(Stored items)

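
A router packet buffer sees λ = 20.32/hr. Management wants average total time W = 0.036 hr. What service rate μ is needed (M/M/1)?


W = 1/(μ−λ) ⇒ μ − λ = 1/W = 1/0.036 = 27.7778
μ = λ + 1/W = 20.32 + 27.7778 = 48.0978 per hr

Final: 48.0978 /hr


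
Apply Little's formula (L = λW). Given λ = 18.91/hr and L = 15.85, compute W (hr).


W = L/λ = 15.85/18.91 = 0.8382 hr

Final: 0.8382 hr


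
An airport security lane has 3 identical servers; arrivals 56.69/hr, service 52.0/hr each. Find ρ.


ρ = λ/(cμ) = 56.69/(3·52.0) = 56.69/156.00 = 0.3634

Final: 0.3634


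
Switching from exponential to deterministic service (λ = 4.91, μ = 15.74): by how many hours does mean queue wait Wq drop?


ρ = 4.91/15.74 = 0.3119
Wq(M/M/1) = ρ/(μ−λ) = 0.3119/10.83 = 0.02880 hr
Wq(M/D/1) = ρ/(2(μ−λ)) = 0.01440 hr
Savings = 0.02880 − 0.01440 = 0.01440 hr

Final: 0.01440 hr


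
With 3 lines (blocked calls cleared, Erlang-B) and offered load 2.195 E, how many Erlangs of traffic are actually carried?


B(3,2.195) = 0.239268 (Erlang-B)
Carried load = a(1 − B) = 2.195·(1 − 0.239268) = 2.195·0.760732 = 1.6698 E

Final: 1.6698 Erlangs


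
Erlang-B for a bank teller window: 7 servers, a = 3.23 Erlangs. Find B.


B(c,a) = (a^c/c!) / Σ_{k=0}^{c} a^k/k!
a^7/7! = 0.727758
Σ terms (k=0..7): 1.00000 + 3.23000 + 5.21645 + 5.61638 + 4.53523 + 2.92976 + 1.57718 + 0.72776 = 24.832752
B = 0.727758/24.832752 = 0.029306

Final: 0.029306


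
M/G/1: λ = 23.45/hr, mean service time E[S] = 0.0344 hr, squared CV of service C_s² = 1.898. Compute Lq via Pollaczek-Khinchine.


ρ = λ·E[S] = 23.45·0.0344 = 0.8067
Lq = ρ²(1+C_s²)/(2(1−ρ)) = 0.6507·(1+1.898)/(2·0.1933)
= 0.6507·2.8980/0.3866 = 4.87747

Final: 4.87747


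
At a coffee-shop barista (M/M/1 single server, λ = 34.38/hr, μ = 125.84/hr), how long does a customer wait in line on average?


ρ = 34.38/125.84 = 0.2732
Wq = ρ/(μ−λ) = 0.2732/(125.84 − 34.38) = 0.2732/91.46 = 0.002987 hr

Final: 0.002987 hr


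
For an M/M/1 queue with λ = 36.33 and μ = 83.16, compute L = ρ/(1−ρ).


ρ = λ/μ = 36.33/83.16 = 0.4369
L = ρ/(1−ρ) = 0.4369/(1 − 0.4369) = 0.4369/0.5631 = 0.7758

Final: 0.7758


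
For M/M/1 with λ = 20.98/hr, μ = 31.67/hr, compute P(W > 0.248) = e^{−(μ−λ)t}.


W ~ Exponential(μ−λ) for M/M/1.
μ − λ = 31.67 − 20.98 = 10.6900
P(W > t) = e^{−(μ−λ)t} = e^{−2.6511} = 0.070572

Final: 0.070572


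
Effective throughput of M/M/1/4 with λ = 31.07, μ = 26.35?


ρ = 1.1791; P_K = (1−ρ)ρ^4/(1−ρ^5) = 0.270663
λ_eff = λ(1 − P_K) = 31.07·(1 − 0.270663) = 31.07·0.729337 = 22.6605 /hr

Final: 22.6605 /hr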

## What to produce
Retype, exactly as written, each line from the one that has "For an M/M/1" to the bottom of the entries above, and include both of those lines.

## Response to the exercise
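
For an M/M/1 queue with λ = 36.33 and μ = 83.16, compute L = ρ/(1−ρ).


ρ = λ/μ = 36.33/83.16 = 0.4369
L = ρ/(1−ρ) = 0.4369/(1 − 0.4369) = 0.4369/0.5631 = 0.7758

Final: 0.7758


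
For M/M/1 with λ = 20.98/hr, μ = 31.67/hr, compute P(W > 0.248) = e^{−(μ−λ)t}.


W ~ Exponential(μ−λ) for M/M/1.
μ − λ = 31.67 − 20.98 = 10.6900
P(W > t) = e^{−(μ−λ)t} = e^{−2.6511} = 0.070572

Final: 0.070572


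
Effective throughput of M/M/1/4 with λ = 31.07, μ = 26.35?


ρ = 1.1791; P_K = (1−ρ)ρ^4/(1−ρ^5) = 0.270663
λ_eff = λ(1 − P_K) = 31.07·(1 − 0.270663) = 31.07·0.729337 = 22.6605 /hr

Final: 22.6605 /hr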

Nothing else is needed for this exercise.